§ **Input data**
- - -

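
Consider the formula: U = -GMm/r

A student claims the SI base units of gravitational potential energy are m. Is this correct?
Units of each symbol in U = -GMm/r:
  G (gravitational constant): m³/(kg·s²)
  M (mass): kg
  m (mass): kg
  r (distance): m  → in the denominator, contributes 1/m
  The minus sign does not affect the units.

Multiplying the contributions: [m³/(kg·s²)] · [kg] · [kg] · [1/m]
Adding exponents of each base unit: kg: 1, m: 2, s: -2
SI base units of gravitational potential energy: kg·m²/s²

The claimed units m (exponents m: 1) do not match the derived units kg·m²/s² (exponents kg: 1, m: 2, s: -2), so the claim is incorrect.

Answer: No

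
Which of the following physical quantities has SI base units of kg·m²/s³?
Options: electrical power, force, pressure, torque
Checking the SI base units of each option:
  electrical power (P = IV): kg·m²/s³  ✓ matches
  force (F = ma): kg·m/s²  ✗
  pressure (P = F/A): kg/(m·s²)  ✗
  torque (τ = Fr): kg·m²/s²  ✗

Only electrical power has units kg·m²/s³.

Answer: electrical power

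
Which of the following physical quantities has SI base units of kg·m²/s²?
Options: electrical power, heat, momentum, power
Checking the SI base units of each option:
  electrical power (P = IV): kg·m²/s³  ✗
  heat (Q = mcΔT): kg·m²/s²  ✓ matches
  momentum (p = mv): kg·m/s  ✗
  power (P = W/t): kg·m²/s³  ✗

Only heat has units kg·m²/s².

Answer: heat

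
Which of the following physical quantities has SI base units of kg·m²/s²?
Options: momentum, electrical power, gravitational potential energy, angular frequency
Checking the SI base units of each option:
  momentum (p = mv): kg·m/s  ✗
  electrical power (P = IV): kg·m²/s³  ✗
  gravitational potential energy (U = -GMm/r): kg·m²/s²  ✓ matches
  angular frequency (ω = 2πf): 1/s  ✗

Only gravitational potential energy has units kg·m²/s².

Answer: gravitational potential energy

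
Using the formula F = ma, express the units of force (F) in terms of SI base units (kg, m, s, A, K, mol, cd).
Units of each symbol in F = ma:
  m (mass): kg
  a (acceleration): m/s²

Multiplying the contributions: [kg] · [m/s²]
Adding exponents of each base unit: kg: 1, m: 1, s: -2
SI base units of force: kg·m/s²

Answer: kg·m/s²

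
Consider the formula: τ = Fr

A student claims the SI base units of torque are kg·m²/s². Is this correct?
Units of each symbol in τ = Fr:
  F (force): kg·m/s²
  r (lever arm): m

Multiplying the contributions: [kg·m/s²] · [m]
Adding exponents of each base unit: kg: 1, m: 2, s: -2
SI base units of torque: kg·m²/s²

The claimed units kg·m²/s² match the derived units, so the claim is correct.

Answer: Yes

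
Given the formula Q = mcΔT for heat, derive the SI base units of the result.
Units of each symbol in Q = mcΔT:
  m (mass): kg
  c (specific heat capacity, in J/(kg·K)): m²/(s²·K)
  ΔT (temperature change): K

Multiplying the contributions: [kg] · [m²/(s²·K)] · [K]
Adding exponents of each base unit: kg: 1, m: 2, s: -2
SI base units of heat: kg·m²/s²

Answer: kg·m²/s²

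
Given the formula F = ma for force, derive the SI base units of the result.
Units of each symbol in F = ma:
  m (mass): kg
  a (acceleration): m/s²

Multiplying the contributions: [kg] · [m/s²]
Adding exponents of each base unit: kg: 1, m: 1, s: -2
SI base units of force: kg·m/s²

Answer: kg·m/s²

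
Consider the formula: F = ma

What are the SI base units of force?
Units of each symbol in F = ma:
  m (mass): kg
  a (acceleration): m/s²

Multiplying the contributions: [kg] · [m/s²]
Adding exponents of each base unit: kg: 1, m: 1, s: -2
SI base units of force: kg·m/s²

Answer: kg·m/s²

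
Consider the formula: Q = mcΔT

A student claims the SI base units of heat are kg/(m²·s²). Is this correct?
Units of each symbol in Q = mcΔT:
  m (mass): kg
  c (specific heat capacity, in J/(kg·K)): m²/(s²·K)
  ΔT (temperature change): K

Multiplying the contributions: [kg] · [m²/(s²·K)] · [K]
Adding exponents of each base unit: kg: 1, m: 2, s: -2
SI base units of heat: kg·m²/s²

The claimed units kg/(m²·s²) (exponents kg: 1, m: -2, s: -2) do not match the derived units kg·m²/s² (exponents kg: 1, m: 2, s: -2), so the claim is incorrect.

Answer: No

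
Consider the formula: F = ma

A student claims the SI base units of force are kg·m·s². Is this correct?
Units of each symbol in F = ma:
  m (mass): kg
  a (acceleration): m/s²

Multiplying the contributions: [kg] · [m/s²]
Adding exponents of each base unit: kg: 1, m: 1, s: -2
SI base units of force: kg·m/s²

The claimed units kg·m·s² (exponents kg: 1, m: 1, s: 2) do not match the derived units kg·m/s² (exponents kg: 1, m: 1, s: -2), so the claim is incorrect.

Answer: No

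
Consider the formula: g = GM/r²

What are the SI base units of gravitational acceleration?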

- - -

§ **Assignment**
Return all of the entries exactly as they were supplied.

§ **Exercise response**
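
Consider the formula: U = -GMm/r

A student claims the SI base units of gravitational potential energy are m. Is this correct?
Units of each symbol in U = -GMm/r:
  G (gravitational constant): m³/(kg·s²)
  M (mass): kg
  m (mass): kg
  r (distance): m  → in the denominator, contributes 1/m
  The minus sign does not affect the units.

Multiplying the contributions: [m³/(kg·s²)] · [kg] · [kg] · [1/m]
Adding exponents of each base unit: kg: 1, m: 2, s: -2
SI base units of gravitational potential energy: kg·m²/s²

The claimed units m (exponents m: 1) do not match the derived units kg·m²/s² (exponents kg: 1, m: 2, s: -2), so the claim is incorrect.

Answer: No

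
Which of the following physical quantities has SI base units of kg·m²/s³?
Options: electrical power, force, pressure, torque
Checking the SI base units of each option:
  electrical power (P = IV): kg·m²/s³  ✓ matches
  force (F = ma): kg·m/s²  ✗
  pressure (P = F/A): kg/(m·s²)  ✗
  torque (τ = Fr): kg·m²/s²  ✗

Only electrical power has units kg·m²/s³.

Answer: electrical power

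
Which of the following physical quantities has SI base units of kg·m²/s²?
Options: electrical power, heat, momentum, power
Checking the SI base units of each option:
  electrical power (P = IV): kg·m²/s³  ✗
  heat (Q = mcΔT): kg·m²/s²  ✓ matches
  momentum (p = mv): kg·m/s  ✗
  power (P = W/t): kg·m²/s³  ✗

Only heat has units kg·m²/s².

Answer: heat

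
Which of the following physical quantities has SI base units of kg·m²/s²?
Options: momentum, electrical power, gravitational potential energy, angular frequency
Checking the SI base units of each option:
  momentum (p = mv): kg·m/s  ✗
  electrical power (P = IV): kg·m²/s³  ✗
  gravitational potential energy (U = -GMm/r): kg·m²/s²  ✓ matches
  angular frequency (ω = 2πf): 1/s  ✗

Only gravitational potential energy has units kg·m²/s².

Answer: gravitational potential energy

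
Using the formula F = ma, express the units of force (F) in terms of SI base units (kg, m, s, A, K, mol, cd).
Units of each symbol in F = ma:
  m (mass): kg
  a (acceleration): m/s²

Multiplying the contributions: [kg] · [m/s²]
Adding exponents of each base unit: kg: 1, m: 1, s: -2
SI base units of force: kg·m/s²

Answer: kg·m/s²

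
Consider the formula: τ = Fr

A student claims the SI base units of torque are kg·m²/s². Is this correct?
Units of each symbol in τ = Fr:
  F (force): kg·m/s²
  r (lever arm): m

Multiplying the contributions: [kg·m/s²] · [m]
Adding exponents of each base unit: kg: 1, m: 2, s: -2
SI base units of torque: kg·m²/s²

The claimed units kg·m²/s² match the derived units, so the claim is correct.

Answer: Yes

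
Given the formula Q = mcΔT for heat, derive the SI base units of the result.
Units of each symbol in Q = mcΔT:
  m (mass): kg
  c (specific heat capacity, in J/(kg·K)): m²/(s²·K)
  ΔT (temperature change): K

Multiplying the contributions: [kg] · [m²/(s²·K)] · [K]
Adding exponents of each base unit: kg: 1, m: 2, s: -2
SI base units of heat: kg·m²/s²

Answer: kg·m²/s²

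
Given the formula F = ma for force, derive the SI base units of the result.
Units of each symbol in F = ma:
  m (mass): kg
  a (acceleration): m/s²

Multiplying the contributions: [kg] · [m/s²]
Adding exponents of each base unit: kg: 1, m: 1, s: -2
SI base units of force: kg·m/s²

Answer: kg·m/s²

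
Consider the formula: F = ma

What are the SI base units of force?
Units of each symbol in F = ma:
  m (mass): kg
  a (acceleration): m/s²

Multiplying the contributions: [kg] · [m/s²]
Adding exponents of each base unit: kg: 1, m: 1, s: -2
SI base units of force: kg·m/s²

Answer: kg·m/s²

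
Consider the formula: Q = mcΔT

A student claims the SI base units of heat are kg/(m²·s²). Is this correct?
Units of each symbol in Q = mcΔT:
  m (mass): kg
  c (specific heat capacity, in J/(kg·K)): m²/(s²·K)
  ΔT (temperature change): K

Multiplying the contributions: [kg] · [m²/(s²·K)] · [K]
Adding exponents of each base unit: kg: 1, m: 2, s: -2
SI base units of heat: kg·m²/s²

The claimed units kg/(m²·s²) (exponents kg: 1, m: -2, s: -2) do not match the derived units kg·m²/s² (exponents kg: 1, m: 2, s: -2), so the claim is incorrect.

Answer: No

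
Consider the formula: F = ma

A student claims the SI base units of force are kg·m·s². Is this correct?
Units of each symbol in F = ma:
  m (mass): kg
  a (acceleration): m/s²

Multiplying the contributions: [kg] · [m/s²]
Adding exponents of each base unit: kg: 1, m: 1, s: -2
SI base units of force: kg·m/s²

The claimed units kg·m·s² (exponents kg: 1, m: 1, s: 2) do not match the derived units kg·m/s² (exponents kg: 1, m: 1, s: -2), so the claim is incorrect.

Answer: No

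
Consider the formula: g = GM/r²

What are the SI base units of gravitational acceleration?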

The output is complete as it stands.